───── Provided information

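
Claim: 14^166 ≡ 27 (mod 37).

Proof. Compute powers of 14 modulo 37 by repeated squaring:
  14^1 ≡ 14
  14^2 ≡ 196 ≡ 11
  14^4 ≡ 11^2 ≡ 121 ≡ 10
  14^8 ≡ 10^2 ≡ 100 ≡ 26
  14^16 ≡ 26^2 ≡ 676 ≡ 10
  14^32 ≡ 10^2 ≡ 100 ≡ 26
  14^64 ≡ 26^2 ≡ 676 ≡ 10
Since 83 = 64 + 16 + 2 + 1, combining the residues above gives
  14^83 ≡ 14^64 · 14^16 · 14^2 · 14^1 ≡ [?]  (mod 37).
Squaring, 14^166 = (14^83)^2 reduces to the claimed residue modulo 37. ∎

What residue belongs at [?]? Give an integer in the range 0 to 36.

Multiply the listed residues: 10 · 10 · 11 · 14 = 100 → 1100 → 15400.
Reducing modulo 37: 15400 = 416·37 + 8, so 14^83 ≡ 8.

8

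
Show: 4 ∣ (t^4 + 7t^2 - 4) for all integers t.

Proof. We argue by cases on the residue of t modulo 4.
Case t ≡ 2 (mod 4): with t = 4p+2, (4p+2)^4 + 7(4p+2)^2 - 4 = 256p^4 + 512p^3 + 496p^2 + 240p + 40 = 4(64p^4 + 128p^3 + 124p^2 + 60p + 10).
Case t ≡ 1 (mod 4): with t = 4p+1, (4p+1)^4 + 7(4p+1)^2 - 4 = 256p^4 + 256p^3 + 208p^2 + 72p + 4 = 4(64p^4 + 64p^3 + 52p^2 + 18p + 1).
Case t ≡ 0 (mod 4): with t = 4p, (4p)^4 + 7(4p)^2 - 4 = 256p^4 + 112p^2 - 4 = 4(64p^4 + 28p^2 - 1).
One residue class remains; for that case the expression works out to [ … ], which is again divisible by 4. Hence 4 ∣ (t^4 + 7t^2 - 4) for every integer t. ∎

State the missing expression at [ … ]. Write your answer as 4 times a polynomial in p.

Only t ≡ 3 (mod 4) is unaccounted for. Put t = 4p+3:
(4p+3)^4 + 7(4p+3)^2 - 4 expands to 256p^4 + 768p^3 + 976p^2 + 600p + 140,
and factoring out 4 leaves 4(64p^4 + 192p^3 + 244p^2 + 150p + 35).

4(64p^4 + 192p^3 + 244p^2 + 150p + 35)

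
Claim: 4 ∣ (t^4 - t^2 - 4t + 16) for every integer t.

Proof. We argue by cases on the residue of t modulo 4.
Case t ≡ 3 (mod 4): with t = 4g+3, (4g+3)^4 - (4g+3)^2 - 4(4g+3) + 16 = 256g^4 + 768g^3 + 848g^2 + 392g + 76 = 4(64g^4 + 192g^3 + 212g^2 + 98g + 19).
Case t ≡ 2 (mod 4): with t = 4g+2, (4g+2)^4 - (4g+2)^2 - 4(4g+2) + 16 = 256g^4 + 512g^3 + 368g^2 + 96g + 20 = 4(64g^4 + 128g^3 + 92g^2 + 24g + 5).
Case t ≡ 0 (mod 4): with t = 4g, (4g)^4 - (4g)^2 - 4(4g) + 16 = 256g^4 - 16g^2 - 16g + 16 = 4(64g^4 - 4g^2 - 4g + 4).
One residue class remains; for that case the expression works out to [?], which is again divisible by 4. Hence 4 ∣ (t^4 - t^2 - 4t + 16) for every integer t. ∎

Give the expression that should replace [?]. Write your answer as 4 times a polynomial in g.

The residues treated are {3, 2, 0}, so the missing case is t ≡ 1 (mod 4); write t = 4g+1.
Then (4g+1)^4 - (4g+1)^2 - 4(4g+1) + 16 = 256g^4 + 256g^3 + 80g^2 - 8g + 12 = 4(64g^4 + 64g^3 + 20g^2 - 2g + 3).

4(64g^4 + 64g^3 + 20g^2 - 2g + 3)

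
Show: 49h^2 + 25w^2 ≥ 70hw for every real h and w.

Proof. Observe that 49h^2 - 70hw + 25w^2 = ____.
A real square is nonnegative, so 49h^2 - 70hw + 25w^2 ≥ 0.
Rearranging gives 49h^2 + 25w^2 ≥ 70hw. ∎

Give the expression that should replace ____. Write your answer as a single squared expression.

49h^2 - 70hw + 25w^2 is a perfect-square trinomial: the outer terms are (7h)^2 and (5w)^2, and the cross term is -2·7h·5w.
So 49h^2 - 70hw + 25w^2 = (7h - 5w)^2 ≥ 0.

(7h - 5w)^2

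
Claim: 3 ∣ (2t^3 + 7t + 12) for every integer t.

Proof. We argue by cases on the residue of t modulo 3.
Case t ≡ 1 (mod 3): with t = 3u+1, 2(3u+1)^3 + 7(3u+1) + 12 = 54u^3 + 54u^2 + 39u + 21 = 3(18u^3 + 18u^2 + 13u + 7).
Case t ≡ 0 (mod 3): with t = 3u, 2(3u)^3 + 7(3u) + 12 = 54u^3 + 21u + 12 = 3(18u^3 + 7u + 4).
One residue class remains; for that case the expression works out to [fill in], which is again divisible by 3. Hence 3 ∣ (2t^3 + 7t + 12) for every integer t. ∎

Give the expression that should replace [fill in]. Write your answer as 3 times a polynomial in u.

3(18u^3 + 36u^2 + 31u + 14)

The residues treated are {1, 0}, so the missing case is t ≡ 2 (mod 3); write t = 3u+2.
Then 2(3u+2)^3 + 7(3u+2) + 12 = 54u^3 + 108u^2 + 93u + 42 = 3(18u^3 + 36u^2 + 31u + 14).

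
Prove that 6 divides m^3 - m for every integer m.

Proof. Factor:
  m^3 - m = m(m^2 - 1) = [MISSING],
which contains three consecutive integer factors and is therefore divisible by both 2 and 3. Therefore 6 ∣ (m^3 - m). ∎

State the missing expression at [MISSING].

m(m^2 - 1) = m(m - 1)(m + 1) = (m - 1)m(m + 1).
These three factors are consecutive integers, so their product is divisible by 6.

(m - 1)m(m + 1)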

──────────

▶ Task requirements:
Using the data above, repeat exactly the lines that begin at the line with "14^2 ≡ 196 ≡ 11" and end at the line with "16) for every integer t. ∎", both ends included.

▶ Exercise response:
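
  14^2 ≡ 196 ≡ 11
  14^4 ≡ 11^2 ≡ 121 ≡ 10
  14^8 ≡ 10^2 ≡ 100 ≡ 26
  14^16 ≡ 26^2 ≡ 676 ≡ 10
  14^32 ≡ 10^2 ≡ 100 ≡ 26
  14^64 ≡ 26^2 ≡ 676 ≡ 10
Since 83 = 64 + 16 + 2 + 1, combining the residues above gives
  14^83 ≡ 14^64 · 14^16 · 14^2 · 14^1 ≡ [?]  (mod 37).
Squaring, 14^166 = (14^83)^2 reduces to the claimed residue modulo 37. ∎

What residue belongs at [?]? Give an integer in the range 0 to 36.

Multiply the listed residues: 10 · 10 · 11 · 14 = 100 → 1100 → 15400.
Reducing modulo 37: 15400 = 416·37 + 8, so 14^83 ≡ 8.

8

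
Show: 4 ∣ (t^4 + 7t^2 - 4) for all integers t.

Proof. We argue by cases on the residue of t modulo 4.
Case t ≡ 2 (mod 4): with t = 4p+2, (4p+2)^4 + 7(4p+2)^2 - 4 = 256p^4 + 512p^3 + 496p^2 + 240p + 40 = 4(64p^4 + 128p^3 + 124p^2 + 60p + 10).
Case t ≡ 1 (mod 4): with t = 4p+1, (4p+1)^4 + 7(4p+1)^2 - 4 = 256p^4 + 256p^3 + 208p^2 + 72p + 4 = 4(64p^4 + 64p^3 + 52p^2 + 18p + 1).
Case t ≡ 0 (mod 4): with t = 4p, (4p)^4 + 7(4p)^2 - 4 = 256p^4 + 112p^2 - 4 = 4(64p^4 + 28p^2 - 1).
One residue class remains; for that case the expression works out to [ … ], which is again divisible by 4. Hence 4 ∣ (t^4 + 7t^2 - 4) for every integer t. ∎

State the missing expression at [ … ]. Write your answer as 4 times a polynomial in p.

Only t ≡ 3 (mod 4) is unaccounted for. Put t = 4p+3:
(4p+3)^4 + 7(4p+3)^2 - 4 expands to 256p^4 + 768p^3 + 976p^2 + 600p + 140,
and factoring out 4 leaves 4(64p^4 + 192p^3 + 244p^2 + 150p + 35).

4(64p^4 + 192p^3 + 244p^2 + 150p + 35)

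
Claim: 4 ∣ (t^4 - t^2 - 4t + 16) for every integer t.

Proof. We argue by cases on the residue of t modulo 4.
Case t ≡ 3 (mod 4): with t = 4g+3, (4g+3)^4 - (4g+3)^2 - 4(4g+3) + 16 = 256g^4 + 768g^3 + 848g^2 + 392g + 76 = 4(64g^4 + 192g^3 + 212g^2 + 98g + 19).
Case t ≡ 2 (mod 4): with t = 4g+2, (4g+2)^4 - (4g+2)^2 - 4(4g+2) + 16 = 256g^4 + 512g^3 + 368g^2 + 96g + 20 = 4(64g^4 + 128g^3 + 92g^2 + 24g + 5).
Case t ≡ 0 (mod 4): with t = 4g, (4g)^4 - (4g)^2 - 4(4g) + 16 = 256g^4 - 16g^2 - 16g + 16 = 4(64g^4 - 4g^2 - 4g + 4).
One residue class remains; for that case the expression works out to [?], which is again divisible by 4. Hence 4 ∣ (t^4 - t^2 - 4t + 16) for every integer t. ∎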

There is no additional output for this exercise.